### Recorded information
-=-=-=-=-

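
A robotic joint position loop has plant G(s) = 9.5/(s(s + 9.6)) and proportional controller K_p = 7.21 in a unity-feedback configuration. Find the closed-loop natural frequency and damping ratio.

ω_n = 8.28 rad/s, ζ = 0.58

1 + K_p·G(s) = 0 gives s² + 9.6s + 68.5 = 0.
So ω_n² = 68.5 ⇒ ω_n = 8.276 rad/s, and ζ = 9.6/(2ω_n) = 0.58.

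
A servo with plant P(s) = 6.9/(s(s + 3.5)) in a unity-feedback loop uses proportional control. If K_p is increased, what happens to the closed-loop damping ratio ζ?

ζ = 3.5/(2√(6.9K_p)); increasing K_p raises the denominator, so ζ falls.

decrease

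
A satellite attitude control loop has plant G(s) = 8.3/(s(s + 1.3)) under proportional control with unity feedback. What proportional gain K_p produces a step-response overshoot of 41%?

From %OS = 100·exp(−πζ/√(1−ζ²)) = 41%, ζ = −ln(0.41)/√(π²+ln²(0.41)) = 0.273.
Characteristic equation s² + 1.3s + 8.3K_p = 0 gives ζ = 1.3/(2√(8.3K_p)).
Setting ζ = 0.273: √(8.3K_p) = 1.3/(2·0.273) = 2.381, so K_p = 5.668/8.3 = 0.683.

K_p = 0.683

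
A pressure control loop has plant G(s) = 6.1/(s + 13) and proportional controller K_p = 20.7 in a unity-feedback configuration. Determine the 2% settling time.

Closed-loop transfer function: T(s) = K_p·G(s)/(1 + K_p·G(s)) = 126.3/(s + 13 + 126.3) = 126.3/(s + 139.3).
Time constant τ = 1/139.3 = 0.00718 s, so the 2% settling time is about 4τ = 0.0287 s.

T_s ≈ 0.0287 s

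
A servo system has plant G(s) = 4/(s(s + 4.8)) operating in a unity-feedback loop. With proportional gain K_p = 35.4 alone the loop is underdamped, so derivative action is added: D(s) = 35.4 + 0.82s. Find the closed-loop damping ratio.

ζ = 0.34

Forward path: (35.4 + 0.82s)·4/(s(s+4.8)). The closed-loop characteristic equation is s² + (4.8 + 4·0.82)s + 4·35.4 = 0.
That is s² + 8.08s + 141.6 = 0, so ω_n = 11.9 rad/s and ζ = 8.08/(2·11.9) = 0.3395.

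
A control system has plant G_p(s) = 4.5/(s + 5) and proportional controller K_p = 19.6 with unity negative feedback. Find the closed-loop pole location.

s = -93.2

Closed-loop transfer function: T(s) = K_p·G_p(s)/(1 + K_p·G_p(s)) = 88.2/(s + 5 + 88.2) = 88.2/(s + 93.2).
The closed-loop pole is at s = −93.2.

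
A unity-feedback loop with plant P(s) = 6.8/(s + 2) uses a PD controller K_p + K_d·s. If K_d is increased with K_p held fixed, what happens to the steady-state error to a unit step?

At s = 0 the derivative term contributes nothing: C(0) = K_p regardless of K_d, so K_pos = K_p·P(0) and e_ss are unchanged.

unchanged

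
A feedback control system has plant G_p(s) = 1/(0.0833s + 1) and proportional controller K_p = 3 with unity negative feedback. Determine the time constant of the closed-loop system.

τ = 0.0208 s

Closed loop: T(s) = K_p·G_p/(1+K_p·G_p) = 3/(0.0833s + 1 + 3), with pole at s = −(1 + 3)/0.0833 = −48.02.
Closed-loop time constant τ = 1/48.02 = 0.0208 s.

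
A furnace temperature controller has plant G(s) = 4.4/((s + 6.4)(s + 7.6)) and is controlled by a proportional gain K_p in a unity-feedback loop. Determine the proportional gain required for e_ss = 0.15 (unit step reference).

K_p = 62.6

Steady-state error for a unit step on this type-0 loop is 1/(1 + K_p·G(0)).
G(0) = 0.09046. Require 1/(1 + K_p·0.09046) = 0.15, so 1 + 0.09046·K_p = 6.667.
K_p = (6.667 − 1)/0.09046 = 62.6.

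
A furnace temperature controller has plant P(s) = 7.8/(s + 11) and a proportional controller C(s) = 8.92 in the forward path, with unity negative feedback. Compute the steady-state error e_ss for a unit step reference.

0.137

The loop is type 0. Static position error constant K_pos = C(0)·P(0) = 8.92·0.7091 = 6.325.
Steady-state error to a unit step: e_ss = 1/(1+K_pos) = 1/7.325 = 0.137.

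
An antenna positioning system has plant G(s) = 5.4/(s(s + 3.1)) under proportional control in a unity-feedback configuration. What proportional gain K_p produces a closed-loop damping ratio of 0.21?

Closed-loop characteristic equation: s² + 3.1s + K_p·5.4 = 0.
So ω_n = √(5.4K_p) and 2ζω_n = 3.1, giving ζ = 3.1/(2√(5.4K_p)).
Setting ζ = 0.21: √(5.4K_p) = 3.1/(2·0.21) = 7.381, so K_p = 54.48/5.4 = 10.1.

K_p = 10.1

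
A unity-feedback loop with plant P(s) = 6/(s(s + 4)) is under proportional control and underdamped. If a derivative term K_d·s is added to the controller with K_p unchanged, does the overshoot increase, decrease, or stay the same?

decrease

With PD the characteristic equation becomes s² + (a + K·K_d)s + K·K_p = 0; the damping term grows, ζ rises, overshoot falls.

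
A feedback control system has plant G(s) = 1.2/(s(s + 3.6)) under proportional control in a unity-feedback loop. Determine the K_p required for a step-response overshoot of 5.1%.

K_p = 5.71

From %OS = 100·exp(−πζ/√(1−ζ²)) = 5.1%, ζ = −ln(0.051)/√(π²+ln²(0.051)) = 0.6877.
Characteristic equation s² + 3.6s + 1.2K_p = 0 gives ζ = 3.6/(2√(1.2K_p)).
Setting ζ = 0.6877: √(1.2K_p) = 3.6/(2·0.6877) = 2.617, so K_p = 6.851/1.2 = 5.71.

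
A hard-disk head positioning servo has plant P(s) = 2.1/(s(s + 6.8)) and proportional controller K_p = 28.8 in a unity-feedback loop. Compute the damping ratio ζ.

1 + K_p·P(s) = 0 gives s² + 6.8s + 60.48 = 0.
So ω_n² = 60.48 ⇒ ω_n = 7.777 rad/s, and ζ = 6.8/(2ω_n) = 0.437.

ζ = 0.437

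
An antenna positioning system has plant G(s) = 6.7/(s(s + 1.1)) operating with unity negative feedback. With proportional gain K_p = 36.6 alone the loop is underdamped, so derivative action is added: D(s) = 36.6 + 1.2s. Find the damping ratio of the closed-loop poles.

ζ = 0.292

Forward path: (36.6 + 1.2s)·6.7/(s(s+1.1)). The closed-loop characteristic equation is s² + (1.1 + 6.7·1.2)s + 6.7·36.6 = 0.
That is s² + 9.14s + 245.2 = 0, so ω_n = 15.66 rad/s and ζ = 9.14/(2·15.66) = 0.2918.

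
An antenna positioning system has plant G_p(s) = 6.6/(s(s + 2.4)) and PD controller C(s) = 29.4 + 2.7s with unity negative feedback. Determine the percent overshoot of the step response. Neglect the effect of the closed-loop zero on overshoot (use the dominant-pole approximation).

Forward path: (29.4 + 2.7s)·6.6/(s(s+2.4)). The closed-loop characteristic equation is s² + (2.4 + 6.6·2.7)s + 6.6·29.4 = 0.
That is s² + 20.22s + 194 = 0, so ω_n = 13.93 rad/s and ζ = 20.22/(2·13.93) = 0.7258.
%OS = 100·exp(−πζ/√(1−ζ²)) = 3.64%.

3.64%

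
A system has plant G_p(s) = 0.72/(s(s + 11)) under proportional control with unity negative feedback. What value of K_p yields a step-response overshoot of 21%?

From %OS = 100·exp(−πζ/√(1−ζ²)) = 21%, ζ = −ln(0.21)/√(π²+ln²(0.21)) = 0.4449.
Characteristic equation s² + 11s + 0.72K_p = 0 gives ζ = 11/(2√(0.72K_p)).
Setting ζ = 0.4449: √(0.72K_p) = 11/(2·0.4449) = 12.36, so K_p = 152.8/0.72 = 212.

K_p = 212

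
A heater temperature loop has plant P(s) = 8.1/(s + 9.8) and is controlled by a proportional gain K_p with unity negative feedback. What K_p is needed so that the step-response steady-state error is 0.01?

K_p = 120

The loop is type 0, so e_ss(step) = 1/(1 + K_pos) with K_pos = K_p·P(0).
P(0) = 0.8265. Require 1/(1 + K_p·0.8265) = 0.01, so 1 + 0.8265·K_p = 100.
K_p = (100 − 1)/0.8265 = 120.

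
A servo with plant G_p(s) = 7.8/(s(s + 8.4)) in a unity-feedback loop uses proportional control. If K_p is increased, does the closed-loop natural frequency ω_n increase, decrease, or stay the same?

ω_n = √(7.8·K_p), which grows with K_p.

increase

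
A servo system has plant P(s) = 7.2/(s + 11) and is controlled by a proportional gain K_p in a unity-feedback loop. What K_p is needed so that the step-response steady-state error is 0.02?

K_p = 74.9

For a type-0 loop with proportional control, e_ss = 1/(1 + K_p·P(0)).
P(0) = 0.6545. Require 1/(1 + K_p·0.6545) = 0.02, so 1 + 0.6545·K_p = 50.
K_p = (50 − 1)/0.6545 = 74.9.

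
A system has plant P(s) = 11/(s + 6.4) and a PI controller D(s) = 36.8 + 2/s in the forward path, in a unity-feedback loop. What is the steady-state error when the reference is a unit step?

0

The open loop D(s)P(s) has a pole at the origin (type 1), so the static position error constant is infinite and e_ss = 1/(1+∞) = 0.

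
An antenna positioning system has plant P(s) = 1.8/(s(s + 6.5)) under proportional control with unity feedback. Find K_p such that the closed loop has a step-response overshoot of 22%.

From %OS = 100·exp(−πζ/√(1−ζ²)) = 22%, ζ = −ln(0.22)/√(π²+ln²(0.22)) = 0.4342.
Characteristic equation s² + 6.5s + 1.8K_p = 0 gives ζ = 6.5/(2√(1.8K_p)).
Setting ζ = 0.4342: √(1.8K_p) = 6.5/(2·0.4342) = 7.486, so K_p = 56.03/1.8 = 31.1.

K_p = 31.1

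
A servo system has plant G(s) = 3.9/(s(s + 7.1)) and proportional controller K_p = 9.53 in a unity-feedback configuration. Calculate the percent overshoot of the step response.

The closed-loop denominator s² + 7.1s + 37.17 gives ω_n = √37.17 = 6.096 and ζ = 7.1/(2ω_n) = 0.5823.
%OS = 100·exp(−πζ/√(1−ζ²)) = 100·exp(−π·0.5823/√0.6609) = 10.5%.

10.5%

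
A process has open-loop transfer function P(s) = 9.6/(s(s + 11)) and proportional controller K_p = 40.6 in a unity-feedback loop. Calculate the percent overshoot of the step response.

40.2%

Closed-loop characteristic equation: s² + 11s + 389.8 = 0, so ω_n = 19.74 rad/s and ζ = 11/(2·19.74) = 0.2786.
%OS = 100·exp(−πζ/√(1−ζ²)) = 100·exp(−π·0.2786/√0.9224) = 40.2%.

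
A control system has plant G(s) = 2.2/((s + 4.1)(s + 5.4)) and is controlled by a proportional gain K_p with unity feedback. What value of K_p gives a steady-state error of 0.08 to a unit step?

For a type-0 loop with proportional control, e_ss = 1/(1 + K_p·G(0)).
G(0) = 0.09937. Require 1/(1 + K_p·0.09937) = 0.08, so 1 + 0.09937·K_p = 12.5.
K_p = (12.5 − 1)/0.09937 = 116.

K_p = 116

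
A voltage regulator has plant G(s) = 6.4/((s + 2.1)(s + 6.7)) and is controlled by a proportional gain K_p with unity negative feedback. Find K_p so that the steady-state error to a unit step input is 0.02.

For a type-0 loop with proportional control, e_ss = 1/(1 + K_p·G(0)).
G(0) = 0.4549. Require 1/(1 + K_p·0.4549) = 0.02, so 1 + 0.4549·K_p = 50.
K_p = (50 − 1)/0.4549 = 108.

K_p = 108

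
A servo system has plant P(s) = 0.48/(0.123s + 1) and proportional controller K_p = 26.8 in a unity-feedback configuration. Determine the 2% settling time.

Closed loop: T(s) = K_p·P/(1+K_p·P) = 12.86/(0.123s + 1 + 12.86), with pole at s = −(1 + 12.86)/0.123 = −112.7.
τ = 1/112.7 = 0.008872 s, so 2% settling time ≈ 4τ = 0.0355 s.

T_s ≈ 0.0355 s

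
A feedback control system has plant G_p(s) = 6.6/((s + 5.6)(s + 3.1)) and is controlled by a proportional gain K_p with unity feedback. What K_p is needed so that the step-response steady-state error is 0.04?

Steady-state error for a unit step on this type-0 loop is 1/(1 + K_p·G_p(0)).
G_p(0) = 0.3802. Require 1/(1 + K_p·0.3802) = 0.04, so 1 + 0.3802·K_p = 25.
K_p = (25 − 1)/0.3802 = 63.1.

K_p = 63.1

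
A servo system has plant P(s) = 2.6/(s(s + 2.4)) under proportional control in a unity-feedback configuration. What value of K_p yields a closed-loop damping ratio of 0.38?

K_p = 3.84

Closed-loop characteristic equation: s² + 2.4s + K_p·2.6 = 0.
So ω_n = √(2.6K_p) and 2ζω_n = 2.4, giving ζ = 2.4/(2√(2.6K_p)).
Setting ζ = 0.38: √(2.6K_p) = 2.4/(2·0.38) = 3.158, so K_p = 9.972/2.6 = 3.84.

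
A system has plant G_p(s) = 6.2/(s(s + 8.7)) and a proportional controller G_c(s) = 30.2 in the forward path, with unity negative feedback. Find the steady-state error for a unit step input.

The open loop G_c(s)G_p(s) has a pole at the origin (type 1), so the static position error constant is infinite and e_ss = 1/(1+∞) = 0.

0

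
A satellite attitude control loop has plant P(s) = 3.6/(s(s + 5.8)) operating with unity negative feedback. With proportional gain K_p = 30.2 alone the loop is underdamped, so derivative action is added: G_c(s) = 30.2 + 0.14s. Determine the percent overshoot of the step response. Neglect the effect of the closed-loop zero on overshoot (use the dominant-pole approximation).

Forward path: (30.2 + 0.14s)·3.6/(s(s+5.8)). The closed-loop characteristic equation is s² + (5.8 + 3.6·0.14)s + 3.6·30.2 = 0.
That is s² + 6.304s + 108.7 = 0, so ω_n = 10.43 rad/s and ζ = 6.304/(2·10.43) = 0.3023.
%OS = 100·exp(−πζ/√(1−ζ²)) = 36.9%.

36.9%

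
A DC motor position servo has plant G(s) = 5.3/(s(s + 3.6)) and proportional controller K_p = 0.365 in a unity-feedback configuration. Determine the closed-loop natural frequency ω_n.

ω_n = 1.39 rad/s

1 + K_p·G(s) = 0 gives s² + 3.6s + 1.934 = 0.
So ω_n² = 1.934 ⇒ ω_n = 1.391 rad/s, and ζ = 3.6/(2ω_n) = 1.29.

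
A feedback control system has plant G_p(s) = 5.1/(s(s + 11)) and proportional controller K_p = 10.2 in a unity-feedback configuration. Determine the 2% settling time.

Closed-loop characteristic equation: s² + 11s + 52.02 = 0, so ω_n = 7.212 rad/s and ζ = 11/(2·7.212) = 0.7626.
2% settling time T_s ≈ 4/(ζω_n) = 4/5.5 = 0.727 s.

T_s ≈ 0.727 s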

-=-=-=-=-

### What the task asks
Beginning with the line that contains "A feedback control system has plant G_p(s) = 5.1/(s(s" and ending with the last line of the data above, return those lines exactly and nothing else.

### Output for this task
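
A feedback control system has plant G_p(s) = 5.1/(s(s + 11)) and proportional controller K_p = 10.2 in a unity-feedback configuration. Determine the 2% settling time.

Closed-loop characteristic equation: s² + 11s + 52.02 = 0, so ω_n = 7.212 rad/s and ζ = 11/(2·7.212) = 0.7626.
2% settling time T_s ≈ 4/(ζω_n) = 4/5.5 = 0.727 s.

T_s ≈ 0.727 s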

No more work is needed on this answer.